Work task
Every line below must be given again exactly.

———

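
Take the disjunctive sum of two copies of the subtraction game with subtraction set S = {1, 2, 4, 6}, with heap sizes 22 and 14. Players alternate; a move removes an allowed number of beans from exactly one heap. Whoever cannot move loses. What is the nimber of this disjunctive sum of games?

0

All heaps use S = {1, 2, 4, 6}:
n :  0  1  2  3  4  5  6  7  8  9 10 11 12 13 14 15 16 17 18 19 20 21 22
G :  0  1  2  0  1  2  3  4  0  1  2  0  1  2  3  4  0  1  2  0  1  2  3
Heap A: G(22) = 3.
Heap B: G(14) = 3.
Combined Grundy value = 3 ⊕ 3 = 0.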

———

Response below
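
Take the disjunctive sum of two copies of the subtraction game with subtraction set S = {1, 2, 4, 6}, with heap sizes 22 and 14. Players alternate; a move removes an allowed number of beans from exactly one heap. Whoever cannot move loses. What is the nimber of this disjunctive sum of games?

0

All heaps use S = {1, 2, 4, 6}:
n :  0  1  2  3  4  5  6  7  8  9 10 11 12 13 14 15 16 17 18 19 20 21 22
G :  0  1  2  0  1  2  3  4  0  1  2  0  1  2  3  4  0  1  2  0  1  2  3
Heap A: G(22) = 3.
Heap B: G(14) = 3.
Combined Grundy value = 3 ⊕ 3 = 0.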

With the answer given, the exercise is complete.